WORK REQUIRED: Please restate each entry word for word.

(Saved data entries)

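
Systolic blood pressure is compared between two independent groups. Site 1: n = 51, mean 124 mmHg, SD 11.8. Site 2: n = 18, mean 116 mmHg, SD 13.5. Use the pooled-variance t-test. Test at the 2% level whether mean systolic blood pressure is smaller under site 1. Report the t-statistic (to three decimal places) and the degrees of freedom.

t = 2.381, df = 67

Let group 1 = site 1, group 2 = site 2. H0: μ_1 = μ_2; H1: μ_1 < μ_2 (two-sample pooled-variance t-test, left-tailed).
s_p² = [(51−1)·11.8² + (18−1)·13.5²]/(51+18−2) = 150.153
t = (124 − 116)/√[150.153·(1/51 + 1/18)] = 2.381
df = n₁ + n₂ − 2 = 67
p-value = P(T ≤ 2.381) ≈ 0.9900
Since p ≈ 0.9900 > α = 0.02, fail to reject H0; the evidence is not statistically significant.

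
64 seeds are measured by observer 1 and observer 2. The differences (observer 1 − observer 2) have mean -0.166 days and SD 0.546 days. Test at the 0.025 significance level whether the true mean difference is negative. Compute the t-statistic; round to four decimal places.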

SOLUTION TO THIS EXERCISE:
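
Systolic blood pressure is compared between two independent groups. Site 1: n = 51, mean 124 mmHg, SD 11.8. Site 2: n = 18, mean 116 mmHg, SD 13.5. Use the pooled-variance t-test. Test at the 2% level whether mean systolic blood pressure is smaller under site 1. Report the t-statistic (to three decimal places) and the degrees of freedom.

t = 2.381, df = 67

Let group 1 = site 1, group 2 = site 2. H0: μ_1 = μ_2; H1: μ_1 < μ_2 (two-sample pooled-variance t-test, left-tailed).
s_p² = [(51−1)·11.8² + (18−1)·13.5²]/(51+18−2) = 150.153
t = (124 − 116)/√[150.153·(1/51 + 1/18)] = 2.381
df = n₁ + n₂ − 2 = 67
p-value = P(T ≤ 2.381) ≈ 0.9900
Since p ≈ 0.9900 > α = 0.02, fail to reject H0; the evidence is not statistically significant.

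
64 seeds are measured by observer 1 and observer 2. The differences (observer 1 − observer 2) have mean -0.166 days and SD 0.546 days. Test at the 0.025 significance level whether the true mean difference is negative. Compute the t-statistic; round to four decimal places.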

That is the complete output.